Goal of the exercise: Retype each entry below exactly as it stands.

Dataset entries
-- Opening Marker --
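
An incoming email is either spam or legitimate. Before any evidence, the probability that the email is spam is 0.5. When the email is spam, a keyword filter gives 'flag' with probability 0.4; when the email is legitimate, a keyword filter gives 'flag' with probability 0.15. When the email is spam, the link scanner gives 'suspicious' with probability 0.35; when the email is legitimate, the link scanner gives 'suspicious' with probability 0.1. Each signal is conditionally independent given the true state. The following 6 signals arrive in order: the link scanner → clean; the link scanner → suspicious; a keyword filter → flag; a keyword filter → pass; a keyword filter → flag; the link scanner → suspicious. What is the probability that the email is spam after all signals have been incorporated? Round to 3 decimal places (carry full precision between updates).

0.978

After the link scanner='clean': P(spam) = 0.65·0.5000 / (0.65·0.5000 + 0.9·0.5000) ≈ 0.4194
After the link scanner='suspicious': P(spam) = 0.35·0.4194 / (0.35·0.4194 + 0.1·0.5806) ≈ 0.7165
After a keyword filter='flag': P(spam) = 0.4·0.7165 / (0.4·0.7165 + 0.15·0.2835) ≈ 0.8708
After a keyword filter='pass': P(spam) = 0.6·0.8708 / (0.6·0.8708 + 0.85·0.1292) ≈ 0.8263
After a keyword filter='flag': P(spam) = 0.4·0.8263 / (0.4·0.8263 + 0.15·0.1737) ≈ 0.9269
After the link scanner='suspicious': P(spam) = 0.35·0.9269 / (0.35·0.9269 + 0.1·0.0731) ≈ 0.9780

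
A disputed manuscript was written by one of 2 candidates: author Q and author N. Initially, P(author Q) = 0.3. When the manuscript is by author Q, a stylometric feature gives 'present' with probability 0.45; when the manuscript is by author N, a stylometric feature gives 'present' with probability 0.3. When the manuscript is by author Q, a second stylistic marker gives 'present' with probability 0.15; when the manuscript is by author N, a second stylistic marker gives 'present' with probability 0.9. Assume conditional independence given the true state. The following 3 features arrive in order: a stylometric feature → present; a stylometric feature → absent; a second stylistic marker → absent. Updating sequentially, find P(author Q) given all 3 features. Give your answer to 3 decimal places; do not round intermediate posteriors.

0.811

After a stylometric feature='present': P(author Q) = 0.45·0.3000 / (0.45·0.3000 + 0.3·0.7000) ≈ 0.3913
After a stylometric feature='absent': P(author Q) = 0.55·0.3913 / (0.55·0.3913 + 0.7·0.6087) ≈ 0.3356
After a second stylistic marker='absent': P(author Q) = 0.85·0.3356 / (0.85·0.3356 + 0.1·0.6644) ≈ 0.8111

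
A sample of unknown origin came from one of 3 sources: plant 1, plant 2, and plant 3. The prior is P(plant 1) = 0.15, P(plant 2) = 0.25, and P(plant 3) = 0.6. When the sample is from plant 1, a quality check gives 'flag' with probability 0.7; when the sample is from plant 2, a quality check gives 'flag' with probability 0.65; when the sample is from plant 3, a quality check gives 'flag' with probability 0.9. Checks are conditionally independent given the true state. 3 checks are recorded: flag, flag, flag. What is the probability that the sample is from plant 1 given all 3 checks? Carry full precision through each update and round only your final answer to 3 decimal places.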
-- Closing Marker --
Expected answer:
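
An incoming email is either spam or legitimate. Before any evidence, the probability that the email is spam is 0.5. When the email is spam, a keyword filter gives 'flag' with probability 0.4; when the email is legitimate, a keyword filter gives 'flag' with probability 0.15. When the email is spam, the link scanner gives 'suspicious' with probability 0.35; when the email is legitimate, the link scanner gives 'suspicious' with probability 0.1. Each signal is conditionally independent given the true state. The following 6 signals arrive in order: the link scanner → clean; the link scanner → suspicious; a keyword filter → flag; a keyword filter → pass; a keyword filter → flag; the link scanner → suspicious. What is the probability that the email is spam after all signals have been incorporated? Round to 3 decimal places (carry full precision between updates).

0.978

After the link scanner='clean': P(spam) = 0.65·0.5000 / (0.65·0.5000 + 0.9·0.5000) ≈ 0.4194
After the link scanner='suspicious': P(spam) = 0.35·0.4194 / (0.35·0.4194 + 0.1·0.5806) ≈ 0.7165
After a keyword filter='flag': P(spam) = 0.4·0.7165 / (0.4·0.7165 + 0.15·0.2835) ≈ 0.8708
After a keyword filter='pass': P(spam) = 0.6·0.8708 / (0.6·0.8708 + 0.85·0.1292) ≈ 0.8263
After a keyword filter='flag': P(spam) = 0.4·0.8263 / (0.4·0.8263 + 0.15·0.1737) ≈ 0.9269
After the link scanner='suspicious': P(spam) = 0.35·0.9269 / (0.35·0.9269 + 0.1·0.0731) ≈ 0.9780

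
A disputed manuscript was written by one of 2 candidates: author Q and author N. Initially, P(author Q) = 0.3. When the manuscript is by author Q, a stylometric feature gives 'present' with probability 0.45; when the manuscript is by author N, a stylometric feature gives 'present' with probability 0.3. When the manuscript is by author Q, a second stylistic marker gives 'present' with probability 0.15; when the manuscript is by author N, a second stylistic marker gives 'present' with probability 0.9. Assume conditional independence given the true state. The following 3 features arrive in order: a stylometric feature → present; a stylometric feature → absent; a second stylistic marker → absent. Updating sequentially, find P(author Q) given all 3 features. Give your answer to 3 decimal places; do not round intermediate posteriors.

0.811

After a stylometric feature='present': P(author Q) = 0.45·0.3000 / (0.45·0.3000 + 0.3·0.7000) ≈ 0.3913
After a stylometric feature='absent': P(author Q) = 0.55·0.3913 / (0.55·0.3913 + 0.7·0.6087) ≈ 0.3356
After a second stylistic marker='absent': P(author Q) = 0.85·0.3356 / (0.85·0.3356 + 0.1·0.6644) ≈ 0.8111

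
A sample of unknown origin came from one of 3 sources: plant 1, plant 2, and plant 3. The prior is P(plant 1) = 0.15, P(plant 2) = 0.25, and P(plant 3) = 0.6. When the sample is from plant 1, a quality check gives 'flag' with probability 0.7; when the sample is from plant 2, a quality check gives 'flag' with probability 0.65; when the sample is from plant 3, a quality check gives 'flag' with probability 0.9. Checks are conditionally independent given the true state. 3 checks are recorded: flag, flag, flag. What is the probability that the sample is from plant 1 given all 3 checks? Carry full precision through each update and round only your final answer to 3 decimal places.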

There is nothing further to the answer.